*Input*.
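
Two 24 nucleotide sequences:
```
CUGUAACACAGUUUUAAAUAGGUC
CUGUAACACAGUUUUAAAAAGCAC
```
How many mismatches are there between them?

3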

*What you will do*.
Write the data out once more, exactly as it was given.

*Solution*.
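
Two 24 nucleotide sequences:
```
CUGUAACACAGUUUUAAAUAGGUC
CUGUAACACAGUUUUAAAAAGCAC
```
How many mismatches are there between them?

3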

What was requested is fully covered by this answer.